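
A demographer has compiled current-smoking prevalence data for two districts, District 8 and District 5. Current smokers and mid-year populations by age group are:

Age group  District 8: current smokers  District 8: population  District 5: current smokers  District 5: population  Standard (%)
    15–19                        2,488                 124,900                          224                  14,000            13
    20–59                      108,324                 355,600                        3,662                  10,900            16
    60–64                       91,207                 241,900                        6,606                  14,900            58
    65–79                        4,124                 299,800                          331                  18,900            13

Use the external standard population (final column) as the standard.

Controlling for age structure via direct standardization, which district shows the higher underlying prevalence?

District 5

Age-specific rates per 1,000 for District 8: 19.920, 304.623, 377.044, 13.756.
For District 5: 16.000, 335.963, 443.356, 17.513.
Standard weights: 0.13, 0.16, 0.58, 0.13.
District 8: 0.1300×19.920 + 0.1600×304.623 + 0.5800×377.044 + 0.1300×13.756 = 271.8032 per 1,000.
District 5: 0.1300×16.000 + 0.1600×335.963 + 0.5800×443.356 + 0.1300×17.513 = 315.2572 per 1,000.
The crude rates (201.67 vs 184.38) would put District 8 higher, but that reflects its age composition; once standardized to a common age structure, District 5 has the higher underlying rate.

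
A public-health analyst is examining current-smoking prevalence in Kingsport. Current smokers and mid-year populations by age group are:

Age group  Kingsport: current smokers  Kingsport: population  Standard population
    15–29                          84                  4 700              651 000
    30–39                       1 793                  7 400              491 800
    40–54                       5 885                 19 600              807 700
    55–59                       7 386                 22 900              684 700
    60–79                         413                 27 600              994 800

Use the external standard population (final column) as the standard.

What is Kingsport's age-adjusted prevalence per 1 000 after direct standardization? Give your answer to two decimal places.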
▬▬▬▬▬▬
**Your task:** Nothing may be dropped or altered. Copy every line above.

**Solution to this task:**
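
A demographer has compiled current-smoking prevalence data for two districts, District 8 and District 5. Current smokers and mid-year populations by age group are:

Age group  District 8: current smokers  District 8: population  District 5: current smokers  District 5: population  Standard (%)
    15–19                        2,488                 124,900                          224                  14,000            13
    20–59                      108,324                 355,600                        3,662                  10,900            16
    60–64                       91,207                 241,900                        6,606                  14,900            58
    65–79                        4,124                 299,800                          331                  18,900            13

Use the external standard population (final column) as the standard.

Controlling for age structure via direct standardization, which district shows the higher underlying prevalence?

District 5

Age-specific rates per 1,000 for District 8: 19.920, 304.623, 377.044, 13.756.
For District 5: 16.000, 335.963, 443.356, 17.513.
Standard weights: 0.13, 0.16, 0.58, 0.13.
District 8: 0.1300×19.920 + 0.1600×304.623 + 0.5800×377.044 + 0.1300×13.756 = 271.8032 per 1,000.
District 5: 0.1300×16.000 + 0.1600×335.963 + 0.5800×443.356 + 0.1300×17.513 = 315.2572 per 1,000.
The crude rates (201.67 vs 184.38) would put District 8 higher, but that reflects its age composition; once standardized to a common age structure, District 5 has the higher underlying rate.

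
A public-health analyst is examining current-smoking prevalence in Kingsport. Current smokers and mid-year populations by age group are:

Age group  Kingsport: current smokers  Kingsport: population  Standard population
    15–29                          84                  4 700              651 000
    30–39                       1 793                  7 400              491 800
    40–54                       5 885                 19 600              807 700
    55–59                       7 386                 22 900              684 700
    60–79                         413                 27 600              994 800

Use the external standard population (final column) as the standard.

What is Kingsport's age-adjusted prevalence per 1 000 after direct standardization? Give your answer to two decimal places.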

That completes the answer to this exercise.